Work request: Each line below must be written out exactly as shown.

Data shown:
****************************************

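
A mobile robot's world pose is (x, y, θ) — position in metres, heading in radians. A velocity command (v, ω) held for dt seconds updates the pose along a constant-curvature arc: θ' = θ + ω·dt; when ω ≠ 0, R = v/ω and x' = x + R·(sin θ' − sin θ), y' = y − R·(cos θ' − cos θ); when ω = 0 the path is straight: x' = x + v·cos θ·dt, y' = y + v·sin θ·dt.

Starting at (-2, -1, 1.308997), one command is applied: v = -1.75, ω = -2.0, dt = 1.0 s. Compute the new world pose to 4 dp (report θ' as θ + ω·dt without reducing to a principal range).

(-3.4028, -1.4478, -0.6910)

θ' = 1.3090 + -2.0·1.0 = -0.6910
R = v/ω = -1.75/-2.0 = 0.8750
x' = -2 + 0.8750·(sin -0.6910 − sin 1.3090) = -3.4028
y' = -1 − 0.8750·(cos -0.6910 − cos 1.3090) = -1.4478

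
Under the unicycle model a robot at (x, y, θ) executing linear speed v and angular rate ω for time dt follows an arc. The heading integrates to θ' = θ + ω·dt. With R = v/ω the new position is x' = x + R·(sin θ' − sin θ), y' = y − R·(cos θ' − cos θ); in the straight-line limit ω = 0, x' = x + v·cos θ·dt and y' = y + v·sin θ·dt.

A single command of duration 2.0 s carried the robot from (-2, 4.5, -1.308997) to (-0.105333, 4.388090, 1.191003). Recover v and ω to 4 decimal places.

v = 1.2500, ω = 1.2500

Δθ = 1.191003 − -1.308997 = 2.500000
ω = Δθ/dt = 2.500000/2.0 = 1.2500
R = Δx/(sin θ' − sin θ) = 1.0000
v = R·ω = 1.0000·1.2500 = 1.2500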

****************************************

Answer section:
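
A mobile robot's world pose is (x, y, θ) — position in metres, heading in radians. A velocity command (v, ω) held for dt seconds updates the pose along a constant-curvature arc: θ' = θ + ω·dt; when ω ≠ 0, R = v/ω and x' = x + R·(sin θ' − sin θ), y' = y − R·(cos θ' − cos θ); when ω = 0 the path is straight: x' = x + v·cos θ·dt, y' = y + v·sin θ·dt.

Starting at (-2, -1, 1.308997), one command is applied: v = -1.75, ω = -2.0, dt = 1.0 s. Compute the new world pose to 4 dp (report θ' as θ + ω·dt without reducing to a principal range).

(-3.4028, -1.4478, -0.6910)

θ' = 1.3090 + -2.0·1.0 = -0.6910
R = v/ω = -1.75/-2.0 = 0.8750
x' = -2 + 0.8750·(sin -0.6910 − sin 1.3090) = -3.4028
y' = -1 − 0.8750·(cos -0.6910 − cos 1.3090) = -1.4478

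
Under the unicycle model a robot at (x, y, θ) executing linear speed v and angular rate ω for time dt follows an arc. The heading integrates to θ' = θ + ω·dt. With R = v/ω the new position is x' = x + R·(sin θ' − sin θ), y' = y − R·(cos θ' − cos θ); in the straight-line limit ω = 0, x' = x + v·cos θ·dt and y' = y + v·sin θ·dt.

A single command of duration 2.0 s carried the robot from (-2, 4.5, -1.308997) to (-0.105333, 4.388090, 1.191003). Recover v and ω to 4 decimal places.

v = 1.2500, ω = 1.2500

Δθ = 1.191003 − -1.308997 = 2.500000
ω = Δθ/dt = 2.500000/2.0 = 1.2500
R = Δx/(sin θ' − sin θ) = 1.0000
v = R·ω = 1.0000·1.2500 = 1.2500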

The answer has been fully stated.